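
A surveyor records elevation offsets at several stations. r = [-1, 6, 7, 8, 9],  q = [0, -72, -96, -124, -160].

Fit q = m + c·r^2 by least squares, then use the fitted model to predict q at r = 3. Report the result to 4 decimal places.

Sums needed: Σ1 = 5, Σr^2 = 231, Σr^2·r^2 = 14355.
For Xᵀq: Σq = -452, Σr^2·q = -28192.
det = 5·14355 − 231² = 18414.
m = ((-452)·14355 − 231·(-28192))/18414 = 362/279; c = (5·(-28192) − 231·(-452))/18414 = -18274/9207.
At r = 3: q̂ = (362/279)·(1) + (-18274/9207)·(9) = -1640/99.

q̂ = -16.5657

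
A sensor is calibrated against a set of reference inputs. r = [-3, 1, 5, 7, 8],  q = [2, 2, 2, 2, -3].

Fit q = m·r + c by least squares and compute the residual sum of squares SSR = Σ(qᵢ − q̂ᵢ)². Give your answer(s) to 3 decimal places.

Normal-equation sums: Σr·r = 148, Σr = 18, Σ1 = 5.
Moment sums: Σr·q = -4, Σq = 5.
det = 148·5 − 18² = 416.
m = ((-4)·5 − 18·5)/416 = -55/208; c = (148·5 − 18·(-4))/416 = 203/104.
Residuals: -155/208, 5/16, 285/208, 395/208, -295/104; SSR = 1475/104.

SSR = 14.183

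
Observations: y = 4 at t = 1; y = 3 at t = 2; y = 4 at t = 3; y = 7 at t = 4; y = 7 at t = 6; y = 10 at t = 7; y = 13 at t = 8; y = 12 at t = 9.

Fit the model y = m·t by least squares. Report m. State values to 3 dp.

m = 1.438

The normal equations are: 260·m = 374.
m = 374/260 = 1.43846.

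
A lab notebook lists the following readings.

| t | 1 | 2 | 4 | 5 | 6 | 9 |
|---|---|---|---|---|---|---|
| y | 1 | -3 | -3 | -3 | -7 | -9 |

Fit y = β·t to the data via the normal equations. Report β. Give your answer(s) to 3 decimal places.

Entries of XᵀX: Σt·t = 163.
And Σt·y = -155.
Normal equations: [[163]]·[β]ᵀ = [-155]ᵀ.
β = (-155)/163 = -0.95092.

β = -0.951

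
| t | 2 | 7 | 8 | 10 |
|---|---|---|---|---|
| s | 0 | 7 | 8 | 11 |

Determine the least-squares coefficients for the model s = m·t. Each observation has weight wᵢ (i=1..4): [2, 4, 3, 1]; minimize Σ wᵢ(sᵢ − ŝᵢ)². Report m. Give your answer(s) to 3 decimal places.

m = 1.004

Sums needed: Σwᵢ·t·t = 496.
Moment sums: Σwᵢ·t·s = 498.
So AᵀWA·[m]ᵀ = AᵀWs: [[496]]·[m]ᵀ = [498]ᵀ.
m = 498/496 = 1.00403.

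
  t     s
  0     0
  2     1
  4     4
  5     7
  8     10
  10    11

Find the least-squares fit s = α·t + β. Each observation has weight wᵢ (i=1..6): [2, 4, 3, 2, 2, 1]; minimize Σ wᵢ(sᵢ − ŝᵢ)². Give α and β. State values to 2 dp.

From the data, Σwᵢ·t·t = 342, Σwᵢ·t = 56, Σwᵢ·1 = 14.
For AᵀWs: Σwᵢ·t·s = 396, Σwᵢ·s = 61.
AᵀWA·[α, β]ᵀ = AᵀWs becomes [[342, 56]; [56, 14]]·[α, β]ᵀ = [396, 61]ᵀ.
Determinant 342·14 − 56² = 1652.
α = (396·14 − 56·61)/1652 = 76/59; β = (342·61 − 56·396)/1652 = -657/826.

α = 1.29, β = -0.80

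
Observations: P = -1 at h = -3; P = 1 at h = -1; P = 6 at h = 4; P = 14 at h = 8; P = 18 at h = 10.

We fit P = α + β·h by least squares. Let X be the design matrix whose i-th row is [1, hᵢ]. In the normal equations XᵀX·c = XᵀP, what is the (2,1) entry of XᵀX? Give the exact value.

18

Row 2 ↔ basis h, column 1 ↔ basis 1, so (XᵀX)_{2,1} = Σᵢ h = (-3)·(1) + (-1)·(1) + (4)·(1) + (8)·(1) + (10)·(1) = 18.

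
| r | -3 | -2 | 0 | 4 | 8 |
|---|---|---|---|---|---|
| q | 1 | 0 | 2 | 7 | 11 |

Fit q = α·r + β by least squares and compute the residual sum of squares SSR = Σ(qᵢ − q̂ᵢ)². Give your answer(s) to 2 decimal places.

SSR = 2.80

Normal-equation sums: Σr·r = 93, Σr = 7, Σ1 = 5.
And Σr·q = 113, Σq = 21.
So MᵀM·[α, β]ᵀ = Mᵀq: [[93, 7]; [7, 5]]·[α, β]ᵀ = [113, 21]ᵀ.
det = 93·5 − 7² = 416.
α = (113·5 − 7·21)/416 = 209/208; β = (93·21 − 7·113)/416 = 581/208.
Residuals: 127/104, -163/208, -165/208, 3/16, 35/208; SSR = 291/104.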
+===+
THE PROBLEM: Return every line from the entries above that includes the word "Observations".

TASK RESPONSE:
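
Observations: y = 4 at t = 1; y = 3 at t = 2; y = 4 at t = 3; y = 7 at t = 4; y = 7 at t = 6; y = 10 at t = 7; y = 13 at t = 8; y = 12 at t = 9.
Observations: P = -1 at h = -3; P = 1 at h = -1; P = 6 at h = 4; P = 14 at h = 8; P = 18 at h = 10.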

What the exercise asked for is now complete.